─── SOURCE INFORMATION ───

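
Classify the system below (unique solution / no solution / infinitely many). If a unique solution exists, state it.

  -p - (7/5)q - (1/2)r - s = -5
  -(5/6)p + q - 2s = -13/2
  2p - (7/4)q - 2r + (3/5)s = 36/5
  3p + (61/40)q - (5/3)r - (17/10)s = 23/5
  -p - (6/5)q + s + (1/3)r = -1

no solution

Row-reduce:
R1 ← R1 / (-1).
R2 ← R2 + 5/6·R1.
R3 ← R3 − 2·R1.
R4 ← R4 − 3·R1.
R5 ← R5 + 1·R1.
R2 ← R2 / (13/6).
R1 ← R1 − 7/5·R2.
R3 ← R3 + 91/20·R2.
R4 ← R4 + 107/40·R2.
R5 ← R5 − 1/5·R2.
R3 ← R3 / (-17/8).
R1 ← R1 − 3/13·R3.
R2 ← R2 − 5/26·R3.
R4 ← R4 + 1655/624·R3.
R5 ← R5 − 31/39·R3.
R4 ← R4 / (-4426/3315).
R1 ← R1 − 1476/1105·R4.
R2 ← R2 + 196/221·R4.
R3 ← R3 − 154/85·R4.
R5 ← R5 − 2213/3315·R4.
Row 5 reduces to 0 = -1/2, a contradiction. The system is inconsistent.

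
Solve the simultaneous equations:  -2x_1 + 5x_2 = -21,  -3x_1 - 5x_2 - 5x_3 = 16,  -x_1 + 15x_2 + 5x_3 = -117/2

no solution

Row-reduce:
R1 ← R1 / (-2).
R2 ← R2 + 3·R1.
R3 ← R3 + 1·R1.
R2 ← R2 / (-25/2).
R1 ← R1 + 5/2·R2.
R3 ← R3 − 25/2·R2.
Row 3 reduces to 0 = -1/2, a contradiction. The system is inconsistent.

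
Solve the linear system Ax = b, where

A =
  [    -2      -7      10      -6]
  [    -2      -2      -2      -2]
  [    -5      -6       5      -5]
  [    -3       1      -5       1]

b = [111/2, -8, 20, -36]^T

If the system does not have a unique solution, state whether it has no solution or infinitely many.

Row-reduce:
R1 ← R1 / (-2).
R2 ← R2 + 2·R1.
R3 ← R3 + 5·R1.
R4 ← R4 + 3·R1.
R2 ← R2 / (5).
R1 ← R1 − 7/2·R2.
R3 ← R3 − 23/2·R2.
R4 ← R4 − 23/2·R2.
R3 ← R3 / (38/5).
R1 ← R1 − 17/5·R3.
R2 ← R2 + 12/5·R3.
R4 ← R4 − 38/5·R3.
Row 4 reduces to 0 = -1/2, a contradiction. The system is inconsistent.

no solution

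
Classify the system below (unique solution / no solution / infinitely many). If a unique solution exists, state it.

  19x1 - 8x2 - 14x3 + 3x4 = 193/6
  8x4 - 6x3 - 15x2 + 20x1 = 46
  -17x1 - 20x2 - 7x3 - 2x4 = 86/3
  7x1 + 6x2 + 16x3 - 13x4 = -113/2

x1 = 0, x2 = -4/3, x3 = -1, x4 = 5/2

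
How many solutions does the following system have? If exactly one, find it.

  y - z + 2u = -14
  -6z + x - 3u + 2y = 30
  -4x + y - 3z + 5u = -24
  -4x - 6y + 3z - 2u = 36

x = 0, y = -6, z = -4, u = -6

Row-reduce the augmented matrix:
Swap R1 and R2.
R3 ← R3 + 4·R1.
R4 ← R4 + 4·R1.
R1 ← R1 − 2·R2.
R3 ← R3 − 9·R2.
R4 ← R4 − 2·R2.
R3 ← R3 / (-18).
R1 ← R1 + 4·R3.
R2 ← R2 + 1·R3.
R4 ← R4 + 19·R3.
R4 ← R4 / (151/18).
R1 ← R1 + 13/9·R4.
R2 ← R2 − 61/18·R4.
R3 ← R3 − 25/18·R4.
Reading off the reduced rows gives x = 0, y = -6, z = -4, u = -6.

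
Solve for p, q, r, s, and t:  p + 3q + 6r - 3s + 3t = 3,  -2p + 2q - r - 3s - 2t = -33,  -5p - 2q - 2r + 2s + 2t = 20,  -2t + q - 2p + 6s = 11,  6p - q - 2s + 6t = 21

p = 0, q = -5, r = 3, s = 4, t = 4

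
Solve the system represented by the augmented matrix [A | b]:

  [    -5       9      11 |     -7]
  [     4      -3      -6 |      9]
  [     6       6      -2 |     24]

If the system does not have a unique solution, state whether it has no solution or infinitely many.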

───
─── SOURCE INFORMATION ───

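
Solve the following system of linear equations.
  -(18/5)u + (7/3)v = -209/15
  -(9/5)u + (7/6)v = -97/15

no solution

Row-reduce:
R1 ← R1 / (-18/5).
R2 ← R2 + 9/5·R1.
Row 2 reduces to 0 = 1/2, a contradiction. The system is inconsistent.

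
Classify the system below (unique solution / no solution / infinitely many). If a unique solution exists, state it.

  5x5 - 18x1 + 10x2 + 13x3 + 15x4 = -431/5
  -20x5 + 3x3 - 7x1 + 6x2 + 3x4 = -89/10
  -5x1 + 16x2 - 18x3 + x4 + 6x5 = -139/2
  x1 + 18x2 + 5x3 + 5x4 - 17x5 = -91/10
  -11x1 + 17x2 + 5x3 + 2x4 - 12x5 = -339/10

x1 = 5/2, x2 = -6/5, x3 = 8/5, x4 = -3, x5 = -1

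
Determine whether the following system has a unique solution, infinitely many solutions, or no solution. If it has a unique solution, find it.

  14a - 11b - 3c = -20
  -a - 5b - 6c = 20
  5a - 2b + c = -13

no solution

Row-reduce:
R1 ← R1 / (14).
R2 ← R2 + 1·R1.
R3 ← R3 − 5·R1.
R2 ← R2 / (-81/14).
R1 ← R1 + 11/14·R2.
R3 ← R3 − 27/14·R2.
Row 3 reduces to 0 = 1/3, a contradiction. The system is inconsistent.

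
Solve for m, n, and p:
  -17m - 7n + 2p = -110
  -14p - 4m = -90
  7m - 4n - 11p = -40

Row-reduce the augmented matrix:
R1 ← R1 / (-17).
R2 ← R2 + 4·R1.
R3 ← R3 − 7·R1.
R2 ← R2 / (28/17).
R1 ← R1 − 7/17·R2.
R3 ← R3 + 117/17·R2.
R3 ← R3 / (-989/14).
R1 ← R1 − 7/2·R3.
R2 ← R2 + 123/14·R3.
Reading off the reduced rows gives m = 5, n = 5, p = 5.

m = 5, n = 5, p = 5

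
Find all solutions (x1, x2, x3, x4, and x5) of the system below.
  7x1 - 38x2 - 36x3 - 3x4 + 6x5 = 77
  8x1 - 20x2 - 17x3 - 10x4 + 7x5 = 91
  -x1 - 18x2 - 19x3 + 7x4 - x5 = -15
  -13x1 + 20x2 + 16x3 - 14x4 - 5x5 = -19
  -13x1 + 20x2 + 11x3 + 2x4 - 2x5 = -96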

───

> TASK DETAILS: Look for the string "following" in the entries above. Copy every line that has it.

> TASK OUTPUT:
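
How many solutions does the following system have? If exactly one, find it.
Solve the following system of linear equations.
Determine whether the following system has a unique solution, infinitely many solutions, or no solution. If it has a unique solution, find it.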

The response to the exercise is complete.